Segment Start: DATASET

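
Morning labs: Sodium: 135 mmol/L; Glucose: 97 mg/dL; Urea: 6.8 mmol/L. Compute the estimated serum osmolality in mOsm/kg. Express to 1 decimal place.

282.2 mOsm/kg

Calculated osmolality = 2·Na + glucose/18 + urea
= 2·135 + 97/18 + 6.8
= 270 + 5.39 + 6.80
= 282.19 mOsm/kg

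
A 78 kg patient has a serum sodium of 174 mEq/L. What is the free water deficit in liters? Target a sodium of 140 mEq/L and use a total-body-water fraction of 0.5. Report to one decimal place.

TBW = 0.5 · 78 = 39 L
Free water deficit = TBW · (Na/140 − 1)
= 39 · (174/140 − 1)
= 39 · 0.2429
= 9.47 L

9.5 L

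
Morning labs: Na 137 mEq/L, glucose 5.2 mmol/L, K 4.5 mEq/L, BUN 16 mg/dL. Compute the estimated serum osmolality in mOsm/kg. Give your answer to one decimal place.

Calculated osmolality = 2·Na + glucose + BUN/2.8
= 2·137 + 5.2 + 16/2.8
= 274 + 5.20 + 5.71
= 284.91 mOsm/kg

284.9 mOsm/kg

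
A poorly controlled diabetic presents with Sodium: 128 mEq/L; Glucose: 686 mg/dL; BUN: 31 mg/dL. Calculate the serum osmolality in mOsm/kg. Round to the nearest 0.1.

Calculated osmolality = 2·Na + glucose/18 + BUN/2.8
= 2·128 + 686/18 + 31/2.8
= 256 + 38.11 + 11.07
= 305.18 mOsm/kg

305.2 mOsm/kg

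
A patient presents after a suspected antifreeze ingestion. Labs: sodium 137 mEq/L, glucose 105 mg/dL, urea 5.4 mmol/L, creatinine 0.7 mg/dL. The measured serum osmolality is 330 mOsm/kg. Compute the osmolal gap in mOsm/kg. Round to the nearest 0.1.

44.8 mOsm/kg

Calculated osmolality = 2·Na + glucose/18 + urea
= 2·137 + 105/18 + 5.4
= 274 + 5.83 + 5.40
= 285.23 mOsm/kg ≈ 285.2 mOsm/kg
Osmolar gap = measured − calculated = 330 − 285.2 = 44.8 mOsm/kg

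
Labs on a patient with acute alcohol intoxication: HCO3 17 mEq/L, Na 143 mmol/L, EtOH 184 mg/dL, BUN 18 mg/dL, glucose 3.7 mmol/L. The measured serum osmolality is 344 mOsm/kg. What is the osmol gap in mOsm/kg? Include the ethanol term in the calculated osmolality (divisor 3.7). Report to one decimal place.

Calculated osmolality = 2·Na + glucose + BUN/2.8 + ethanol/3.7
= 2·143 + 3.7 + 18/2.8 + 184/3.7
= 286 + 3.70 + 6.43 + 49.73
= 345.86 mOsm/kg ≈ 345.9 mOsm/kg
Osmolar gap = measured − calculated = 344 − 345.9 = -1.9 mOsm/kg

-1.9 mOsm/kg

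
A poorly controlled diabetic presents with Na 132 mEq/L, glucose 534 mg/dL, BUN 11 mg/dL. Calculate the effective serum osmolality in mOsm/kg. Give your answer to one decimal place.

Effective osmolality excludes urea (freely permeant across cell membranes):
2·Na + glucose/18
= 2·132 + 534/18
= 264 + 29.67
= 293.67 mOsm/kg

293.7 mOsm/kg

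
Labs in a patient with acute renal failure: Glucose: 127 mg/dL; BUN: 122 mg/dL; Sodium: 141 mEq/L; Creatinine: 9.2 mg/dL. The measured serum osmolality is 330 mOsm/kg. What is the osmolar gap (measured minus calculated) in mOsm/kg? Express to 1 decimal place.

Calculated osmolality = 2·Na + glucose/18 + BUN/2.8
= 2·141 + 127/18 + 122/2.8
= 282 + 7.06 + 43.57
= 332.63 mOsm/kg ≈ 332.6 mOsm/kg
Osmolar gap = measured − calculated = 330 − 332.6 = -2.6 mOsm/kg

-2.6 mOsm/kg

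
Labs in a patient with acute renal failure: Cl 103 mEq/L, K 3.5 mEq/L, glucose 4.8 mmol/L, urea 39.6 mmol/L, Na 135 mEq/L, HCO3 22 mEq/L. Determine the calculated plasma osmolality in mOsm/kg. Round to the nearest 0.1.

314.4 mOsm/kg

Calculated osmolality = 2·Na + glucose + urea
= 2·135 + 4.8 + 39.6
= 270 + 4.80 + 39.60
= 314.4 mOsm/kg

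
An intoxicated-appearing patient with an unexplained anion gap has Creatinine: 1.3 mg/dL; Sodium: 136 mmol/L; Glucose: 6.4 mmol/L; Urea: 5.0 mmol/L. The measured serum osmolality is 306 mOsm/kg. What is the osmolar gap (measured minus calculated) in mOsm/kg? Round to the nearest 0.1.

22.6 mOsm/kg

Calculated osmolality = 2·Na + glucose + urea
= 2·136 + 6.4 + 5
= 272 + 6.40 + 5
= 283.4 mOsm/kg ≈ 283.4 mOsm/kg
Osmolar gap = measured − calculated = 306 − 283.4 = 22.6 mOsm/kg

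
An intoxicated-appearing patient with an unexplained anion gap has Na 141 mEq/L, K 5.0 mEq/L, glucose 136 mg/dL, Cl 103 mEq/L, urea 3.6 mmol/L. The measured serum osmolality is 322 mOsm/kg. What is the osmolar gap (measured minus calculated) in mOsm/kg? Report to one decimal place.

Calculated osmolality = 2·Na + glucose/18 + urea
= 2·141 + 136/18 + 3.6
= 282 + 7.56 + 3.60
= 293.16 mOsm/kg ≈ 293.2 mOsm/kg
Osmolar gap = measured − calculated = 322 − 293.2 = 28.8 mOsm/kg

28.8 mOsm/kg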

Segment End: DATASET
Segment Start: DATASET

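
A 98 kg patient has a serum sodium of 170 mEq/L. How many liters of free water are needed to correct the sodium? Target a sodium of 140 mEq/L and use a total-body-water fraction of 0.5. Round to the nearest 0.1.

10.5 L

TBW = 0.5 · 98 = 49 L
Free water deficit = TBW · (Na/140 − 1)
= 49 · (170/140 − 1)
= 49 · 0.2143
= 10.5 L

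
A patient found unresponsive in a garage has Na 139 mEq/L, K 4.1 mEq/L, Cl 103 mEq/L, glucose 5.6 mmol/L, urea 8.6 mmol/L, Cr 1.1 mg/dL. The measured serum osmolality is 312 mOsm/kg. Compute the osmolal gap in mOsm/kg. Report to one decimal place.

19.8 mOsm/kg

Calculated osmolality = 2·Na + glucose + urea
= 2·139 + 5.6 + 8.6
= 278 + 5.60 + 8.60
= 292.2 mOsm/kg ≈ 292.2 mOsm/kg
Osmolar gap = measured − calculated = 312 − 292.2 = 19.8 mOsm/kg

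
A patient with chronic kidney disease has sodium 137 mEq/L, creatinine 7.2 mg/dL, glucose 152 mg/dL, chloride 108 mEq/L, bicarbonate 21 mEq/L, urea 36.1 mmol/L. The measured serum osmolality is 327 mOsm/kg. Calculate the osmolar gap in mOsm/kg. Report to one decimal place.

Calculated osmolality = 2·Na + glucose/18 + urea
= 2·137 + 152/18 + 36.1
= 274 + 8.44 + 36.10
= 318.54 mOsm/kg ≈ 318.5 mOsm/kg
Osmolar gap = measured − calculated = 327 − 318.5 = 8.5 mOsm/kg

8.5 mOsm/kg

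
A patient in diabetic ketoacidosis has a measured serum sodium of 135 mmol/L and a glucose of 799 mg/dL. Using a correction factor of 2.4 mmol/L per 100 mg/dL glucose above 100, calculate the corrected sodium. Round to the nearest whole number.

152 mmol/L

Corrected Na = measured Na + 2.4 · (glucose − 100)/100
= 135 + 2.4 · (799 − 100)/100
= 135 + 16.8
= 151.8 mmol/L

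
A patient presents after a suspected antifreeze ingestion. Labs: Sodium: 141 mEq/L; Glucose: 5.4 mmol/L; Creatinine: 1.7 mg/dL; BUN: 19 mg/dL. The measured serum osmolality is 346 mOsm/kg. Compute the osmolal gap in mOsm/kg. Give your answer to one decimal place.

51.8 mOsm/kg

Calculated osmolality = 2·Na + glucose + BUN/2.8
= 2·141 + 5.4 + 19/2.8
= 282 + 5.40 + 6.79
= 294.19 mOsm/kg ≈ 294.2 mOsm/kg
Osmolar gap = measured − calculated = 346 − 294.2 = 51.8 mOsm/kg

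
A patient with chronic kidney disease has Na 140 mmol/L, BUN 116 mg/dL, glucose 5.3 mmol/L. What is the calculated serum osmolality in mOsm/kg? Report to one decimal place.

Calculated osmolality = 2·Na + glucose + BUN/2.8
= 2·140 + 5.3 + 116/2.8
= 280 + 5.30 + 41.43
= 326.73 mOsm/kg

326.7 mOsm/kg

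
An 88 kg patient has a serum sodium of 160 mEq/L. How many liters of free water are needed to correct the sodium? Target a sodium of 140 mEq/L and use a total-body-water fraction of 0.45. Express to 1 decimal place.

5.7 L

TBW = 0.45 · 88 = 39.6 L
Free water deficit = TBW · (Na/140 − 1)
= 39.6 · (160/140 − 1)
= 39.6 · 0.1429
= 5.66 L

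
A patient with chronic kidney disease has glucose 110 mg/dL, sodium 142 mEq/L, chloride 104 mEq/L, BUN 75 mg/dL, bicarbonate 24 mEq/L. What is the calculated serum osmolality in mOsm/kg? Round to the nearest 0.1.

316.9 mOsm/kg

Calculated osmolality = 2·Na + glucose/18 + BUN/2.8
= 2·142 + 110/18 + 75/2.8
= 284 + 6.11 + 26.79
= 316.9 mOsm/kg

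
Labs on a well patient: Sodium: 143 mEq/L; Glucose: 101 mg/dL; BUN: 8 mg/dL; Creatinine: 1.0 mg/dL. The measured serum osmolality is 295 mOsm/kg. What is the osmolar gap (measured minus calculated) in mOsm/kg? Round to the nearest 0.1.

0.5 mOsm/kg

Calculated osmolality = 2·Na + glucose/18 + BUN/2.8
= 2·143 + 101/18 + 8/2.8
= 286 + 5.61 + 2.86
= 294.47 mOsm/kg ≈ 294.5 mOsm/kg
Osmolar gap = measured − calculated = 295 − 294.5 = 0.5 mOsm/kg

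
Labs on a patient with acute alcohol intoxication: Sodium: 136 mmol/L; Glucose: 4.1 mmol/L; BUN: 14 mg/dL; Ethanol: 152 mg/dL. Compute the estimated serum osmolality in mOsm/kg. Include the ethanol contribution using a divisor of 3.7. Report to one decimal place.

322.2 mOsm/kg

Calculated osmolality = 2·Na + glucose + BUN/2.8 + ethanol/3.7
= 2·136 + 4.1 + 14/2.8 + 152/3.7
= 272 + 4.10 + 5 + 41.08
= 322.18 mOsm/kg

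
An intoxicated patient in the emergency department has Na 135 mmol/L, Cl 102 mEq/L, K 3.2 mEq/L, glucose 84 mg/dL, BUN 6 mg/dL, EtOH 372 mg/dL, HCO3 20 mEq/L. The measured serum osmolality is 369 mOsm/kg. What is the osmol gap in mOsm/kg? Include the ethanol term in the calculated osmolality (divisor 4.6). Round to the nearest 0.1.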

Segment End: DATASET

> INSTRUCTIONS FOR THE TASK: From the line that has "Labs on a patient with acute alcohol intoxication: Sodium: 136" through the line that has "An intoxicated patient", copy every line exactly as it appears above, and leave out all others.

> ANSWER SPACE:
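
Labs on a patient with acute alcohol intoxication: Sodium: 136 mmol/L; Glucose: 4.1 mmol/L; BUN: 14 mg/dL; Ethanol: 152 mg/dL. Compute the estimated serum osmolality in mOsm/kg. Include the ethanol contribution using a divisor of 3.7. Report to one decimal place.

322.2 mOsm/kg

Calculated osmolality = 2·Na + glucose + BUN/2.8 + ethanol/3.7
= 2·136 + 4.1 + 14/2.8 + 152/3.7
= 272 + 4.10 + 5 + 41.08
= 322.18 mOsm/kg

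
An intoxicated patient in the emergency department has Na 135 mmol/L, Cl 102 mEq/L, K 3.2 mEq/L, glucose 84 mg/dL, BUN 6 mg/dL, EtOH 372 mg/dL, HCO3 20 mEq/L. The measured serum osmolality is 369 mOsm/kg. What is the osmol gap in mOsm/kg? Include the ethanol term in the calculated osmolality (divisor 4.6). Round to the nearest 0.1.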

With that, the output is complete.